**** RECORDS SUPPLIED ****

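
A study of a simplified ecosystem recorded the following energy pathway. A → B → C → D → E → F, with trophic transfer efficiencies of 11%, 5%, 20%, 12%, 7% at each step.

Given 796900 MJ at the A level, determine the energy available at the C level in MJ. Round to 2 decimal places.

B: 796900 × 0.11 = 87659 MJ
C: 87659 × 0.05 = 4382.95 MJ

4382.95 MJ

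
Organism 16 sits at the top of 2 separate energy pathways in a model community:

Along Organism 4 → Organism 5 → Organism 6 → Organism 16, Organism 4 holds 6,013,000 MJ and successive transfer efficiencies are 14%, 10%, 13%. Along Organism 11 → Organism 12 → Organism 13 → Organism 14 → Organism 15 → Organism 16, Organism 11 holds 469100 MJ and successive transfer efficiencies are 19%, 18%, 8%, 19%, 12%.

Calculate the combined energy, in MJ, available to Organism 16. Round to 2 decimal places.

10972.92 MJ

Via Organism 4: 6013000 × 0.14 × 0.1 × 0.13 = 10943.66 MJ
Via Organism 11: 469100 × 0.19 × 0.18 × 0.08 × 0.19 × 0.12 = 29.26283328 MJ
Total at Organism 16: 10943.66 + 29.26283328 = 10972.92283328 MJ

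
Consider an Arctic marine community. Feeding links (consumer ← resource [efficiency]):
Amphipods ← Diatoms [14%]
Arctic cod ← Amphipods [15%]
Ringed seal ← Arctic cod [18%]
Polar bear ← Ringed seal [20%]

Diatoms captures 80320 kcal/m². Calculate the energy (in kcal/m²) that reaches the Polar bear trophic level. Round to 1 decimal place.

Amphipods: 80320 × 0.14 = 11244.8 kcal/m²
Arctic cod: 11244.8 × 0.15 = 1686.72 kcal/m²
Ringed seal: 1686.72 × 0.18 = 303.6096 kcal/m²
Polar bear: 303.6096 × 0.2 = 60.72192 kcal/m²

60.7 kcal/m²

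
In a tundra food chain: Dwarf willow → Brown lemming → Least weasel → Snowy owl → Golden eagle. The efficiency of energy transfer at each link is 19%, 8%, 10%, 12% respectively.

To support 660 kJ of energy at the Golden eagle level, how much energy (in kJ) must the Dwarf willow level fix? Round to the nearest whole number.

Cumulative transfer efficiency: 0.19 × 0.08 × 0.1 × 0.12 = 0.0001824
Dwarf willow energy = 660 / 0.0001824 = 3618421 kJ

3618421 kJ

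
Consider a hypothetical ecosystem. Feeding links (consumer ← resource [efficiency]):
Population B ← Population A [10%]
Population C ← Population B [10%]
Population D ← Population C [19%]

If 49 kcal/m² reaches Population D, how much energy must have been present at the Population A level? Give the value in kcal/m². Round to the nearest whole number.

25789 kcal/m²

Cumulative transfer efficiency: 0.1 × 0.1 × 0.19 = 0.0019
Population A energy = 49 / 0.0019 = 25789 kcal/m²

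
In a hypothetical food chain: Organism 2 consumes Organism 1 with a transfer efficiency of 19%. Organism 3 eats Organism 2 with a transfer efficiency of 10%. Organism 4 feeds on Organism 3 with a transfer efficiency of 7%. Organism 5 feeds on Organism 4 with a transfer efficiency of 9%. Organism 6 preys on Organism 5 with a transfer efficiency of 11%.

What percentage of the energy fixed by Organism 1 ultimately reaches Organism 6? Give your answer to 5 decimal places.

Product of link efficiencies: 0.19 × 0.1 × 0.07 × 0.09 × 0.11 = 0.000013167
As a percentage: 0.000013167 × 100 = 0.00132%

0.00132%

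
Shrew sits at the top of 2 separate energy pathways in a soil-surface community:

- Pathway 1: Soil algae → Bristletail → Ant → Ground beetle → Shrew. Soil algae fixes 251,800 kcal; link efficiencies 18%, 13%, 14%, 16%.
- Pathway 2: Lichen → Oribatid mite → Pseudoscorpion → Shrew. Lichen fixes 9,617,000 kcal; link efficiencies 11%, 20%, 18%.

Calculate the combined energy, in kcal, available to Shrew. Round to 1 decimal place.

38215.3 kcal

Pathway 1: 251800 × 0.18 × 0.13 × 0.14 × 0.16 = 131.983488 kcal
Pathway 2: 9617000 × 0.11 × 0.2 × 0.18 = 38083.32 kcal
Total at Shrew: 131.983488 + 38083.32 = 38215.303488 kcal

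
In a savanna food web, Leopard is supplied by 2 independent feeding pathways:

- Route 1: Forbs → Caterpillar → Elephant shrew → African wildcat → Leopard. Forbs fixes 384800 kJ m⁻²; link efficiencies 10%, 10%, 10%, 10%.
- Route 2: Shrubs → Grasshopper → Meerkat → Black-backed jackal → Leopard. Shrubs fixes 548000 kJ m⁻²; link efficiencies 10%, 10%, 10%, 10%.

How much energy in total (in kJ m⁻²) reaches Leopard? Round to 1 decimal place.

Route 1: 384800 × 0.1 × 0.1 × 0.1 × 0.1 = 38.48 kJ m⁻²
Route 2: 548000 × 0.1 × 0.1 × 0.1 × 0.1 = 54.8 kJ m⁻²
Total at Leopard: 38.48 + 54.8 = 93.28 kJ m⁻²

93.3 kJ m⁻²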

****

- PROMPT -
Your task is to write out, exactly, the line that holds "Calculate the combined energy, in kcal, available" and every line after it until the records end.

- FINISHED EXERCISE -
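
Calculate the combined energy, in kcal, available to Shrew. Round to 1 decimal place.

38215.3 kcal

Pathway 1: 251800 × 0.18 × 0.13 × 0.14 × 0.16 = 131.983488 kcal
Pathway 2: 9617000 × 0.11 × 0.2 × 0.18 = 38083.32 kcal
Total at Shrew: 131.983488 + 38083.32 = 38215.303488 kcal

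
In a savanna food web, Leopard is supplied by 2 independent feeding pathways:

- Route 1: Forbs → Caterpillar → Elephant shrew → African wildcat → Leopard. Forbs fixes 384800 kJ m⁻²; link efficiencies 10%, 10%, 10%, 10%.
- Route 2: Shrubs → Grasshopper → Meerkat → Black-backed jackal → Leopard. Shrubs fixes 548000 kJ m⁻²; link efficiencies 10%, 10%, 10%, 10%.

How much energy in total (in kJ m⁻²) reaches Leopard? Round to 1 decimal place.

Route 1: 384800 × 0.1 × 0.1 × 0.1 × 0.1 = 38.48 kJ m⁻²
Route 2: 548000 × 0.1 × 0.1 × 0.1 × 0.1 = 54.8 kJ m⁻²
Total at Leopard: 38.48 + 54.8 = 93.28 kJ m⁻²

93.3 kJ m⁻²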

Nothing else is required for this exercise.